Task item: Print the line containing "(x1 AND x4) → (x4 AND x1)" and every later line of the records. Keep each one exactly as given, ending with the last.

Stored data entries
━━━━━━━━━━━━━━━━━━━━

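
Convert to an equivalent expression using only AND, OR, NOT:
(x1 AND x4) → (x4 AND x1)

NOT (x1 AND x4) OR (x4 AND x1)
(Implication elimination: A → B = NOT A OR B)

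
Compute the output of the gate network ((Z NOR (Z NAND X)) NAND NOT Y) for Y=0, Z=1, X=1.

Substituting: ((1 NOR (1 NAND 1)) NAND NOT 0)
= 1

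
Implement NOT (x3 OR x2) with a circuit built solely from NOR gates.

(((x3 NOR x2) NOR (x3 NOR x2)) NOR ((x3 NOR x2) NOR (x3 NOR x2)))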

━━━━━━━━━━━━━━━━━━━━

Reply:
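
(x1 AND x4) → (x4 AND x1)

NOT (x1 AND x4) OR (x4 AND x1)
(Implication elimination: A → B = NOT A OR B)

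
Compute the output of the gate network ((Z NOR (Z NAND X)) NAND NOT Y) for Y=0, Z=1, X=1.

Substituting: ((1 NOR (1 NAND 1)) NAND NOT 0)
= 1

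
Implement NOT (x3 OR x2) with a circuit built solely from NOR gates.

(((x3 NOR x2) NOR (x3 NOR x2)) NOR ((x3 NOR x2) NOR (x3 NOR x2)))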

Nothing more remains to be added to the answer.